All that should be output is the block of lines below from the line with "(0,0) r=35 g=243 b=209 α=4/7" to the line with "13. query(2,0)", both included, exactly as written.

[Excerpts from a dataset]
☆ ☆ ☆

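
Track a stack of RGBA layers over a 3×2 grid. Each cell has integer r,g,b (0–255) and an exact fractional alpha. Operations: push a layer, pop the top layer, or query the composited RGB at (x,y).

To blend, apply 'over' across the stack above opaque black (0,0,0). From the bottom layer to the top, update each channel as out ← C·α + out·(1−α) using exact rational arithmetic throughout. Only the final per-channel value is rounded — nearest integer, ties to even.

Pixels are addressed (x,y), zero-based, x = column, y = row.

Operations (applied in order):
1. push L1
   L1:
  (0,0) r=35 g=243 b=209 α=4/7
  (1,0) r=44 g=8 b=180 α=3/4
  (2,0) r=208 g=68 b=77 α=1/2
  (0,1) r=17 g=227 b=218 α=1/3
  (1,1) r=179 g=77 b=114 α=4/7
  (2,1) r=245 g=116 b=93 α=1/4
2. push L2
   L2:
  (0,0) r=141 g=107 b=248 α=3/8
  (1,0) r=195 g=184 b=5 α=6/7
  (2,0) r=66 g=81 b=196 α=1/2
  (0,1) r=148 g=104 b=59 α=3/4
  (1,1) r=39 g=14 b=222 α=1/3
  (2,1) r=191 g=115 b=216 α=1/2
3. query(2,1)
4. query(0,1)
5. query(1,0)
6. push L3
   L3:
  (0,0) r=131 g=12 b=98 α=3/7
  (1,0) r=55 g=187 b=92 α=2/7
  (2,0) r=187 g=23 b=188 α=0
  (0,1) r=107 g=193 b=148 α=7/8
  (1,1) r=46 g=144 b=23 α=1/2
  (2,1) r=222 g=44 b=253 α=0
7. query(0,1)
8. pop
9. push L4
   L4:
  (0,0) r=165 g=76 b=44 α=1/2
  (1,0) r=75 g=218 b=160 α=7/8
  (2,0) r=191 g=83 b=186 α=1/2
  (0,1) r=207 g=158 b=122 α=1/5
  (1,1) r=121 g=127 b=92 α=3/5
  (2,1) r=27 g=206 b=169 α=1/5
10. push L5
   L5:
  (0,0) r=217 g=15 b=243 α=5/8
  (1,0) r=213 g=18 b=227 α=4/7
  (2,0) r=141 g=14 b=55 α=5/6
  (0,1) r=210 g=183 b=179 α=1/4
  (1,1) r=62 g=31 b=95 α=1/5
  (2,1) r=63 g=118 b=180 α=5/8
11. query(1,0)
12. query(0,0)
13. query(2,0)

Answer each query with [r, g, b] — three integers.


(2,1) stack=L1,L2; from [0,0,0]:
after L1 α=1/4: [245/4, 29, 93/4]
after L2 α=1/2: [1009/8, 72, 957/8]
= [126, 72, 120]

query (0,1) [L1,L2] — begin 0,0,0
+L1 (α=1/3) → [17/3, 227/3, 218/3]
+L2 (α=3/4) → [1349/12, 1163/12, 749/12]
rounded: [112, 97, 62]

(1,0) stack=L1,L2; from [0,0,0]:
L1 α=3/4: [33, 6, 135]
L2 α=6/7: [1203/7, 1110/7, 165/7]
rounded: [172, 159, 24]

query (0,1) [L1,L2,L3] — begin 0,0,0
after L1 α=1/3: [17/3, 227/3, 218/3]
after L2 α=3/4: [1349/12, 1163/12, 749/12]
after L3 α=7/8: [10337/96, 17375/96, 13181/96]
= [108, 181, 137]

at x=1,y=0 over L1,L2,L4,L5:
+L1 (α=3/4) → [33, 6, 135]
+L2 (α=6/7) → [1203/7, 1110/7, 165/7]
+L4 (α=7/8) → [2439/28, 1474/7, 8005/56]
+L5 (α=4/7) → [31173/196, 4926/49, 74863/392]
→ [159, 101, 191]

at x=0,y=0 over L1,L2,L4,L5:
L1 α=4/7: [20, 972/7, 836/7]
L2 α=3/8: [523/8, 7107/56, 2347/14]
L4 α=1/2: [1843/16, 11363/112, 2963/28]
L5 α=5/8: [22889/128, 42489/896, 42909/224]
= [179, 47, 192]

(2,0) stack=L1,L2,L4,L5; from [0,0,0]:
L1 α=1/2: [104, 34, 77/2]
L2 α=1/2: [85, 115/2, 469/4]
L4 α=1/2: [138, 281/4, 1213/8]
L5 α=5/6: [281/2, 187/8, 3413/48]
rounded: [140, 23, 71]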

☆ ☆ ☆

_RESULT OF THE TASK:_
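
  (0,0) r=35 g=243 b=209 α=4/7
  (1,0) r=44 g=8 b=180 α=3/4
  (2,0) r=208 g=68 b=77 α=1/2
  (0,1) r=17 g=227 b=218 α=1/3
  (1,1) r=179 g=77 b=114 α=4/7
  (2,1) r=245 g=116 b=93 α=1/4
2. push L2
   L2:
  (0,0) r=141 g=107 b=248 α=3/8
  (1,0) r=195 g=184 b=5 α=6/7
  (2,0) r=66 g=81 b=196 α=1/2
  (0,1) r=148 g=104 b=59 α=3/4
  (1,1) r=39 g=14 b=222 α=1/3
  (2,1) r=191 g=115 b=216 α=1/2
3. query(2,1)
4. query(0,1)
5. query(1,0)
6. push L3
   L3:
  (0,0) r=131 g=12 b=98 α=3/7
  (1,0) r=55 g=187 b=92 α=2/7
  (2,0) r=187 g=23 b=188 α=0
  (0,1) r=107 g=193 b=148 α=7/8
  (1,1) r=46 g=144 b=23 α=1/2
  (2,1) r=222 g=44 b=253 α=0
7. query(0,1)
8. pop
9. push L4
   L4:
  (0,0) r=165 g=76 b=44 α=1/2
  (1,0) r=75 g=218 b=160 α=7/8
  (2,0) r=191 g=83 b=186 α=1/2
  (0,1) r=207 g=158 b=122 α=1/5
  (1,1) r=121 g=127 b=92 α=3/5
  (2,1) r=27 g=206 b=169 α=1/5
10. push L5
   L5:
  (0,0) r=217 g=15 b=243 α=5/8
  (1,0) r=213 g=18 b=227 α=4/7
  (2,0) r=141 g=14 b=55 α=5/6
  (0,1) r=210 g=183 b=179 α=1/4
  (1,1) r=62 g=31 b=95 α=1/5
  (2,1) r=63 g=118 b=180 α=5/8
11. query(1,0)
12. query(0,0)
13. query(2,0)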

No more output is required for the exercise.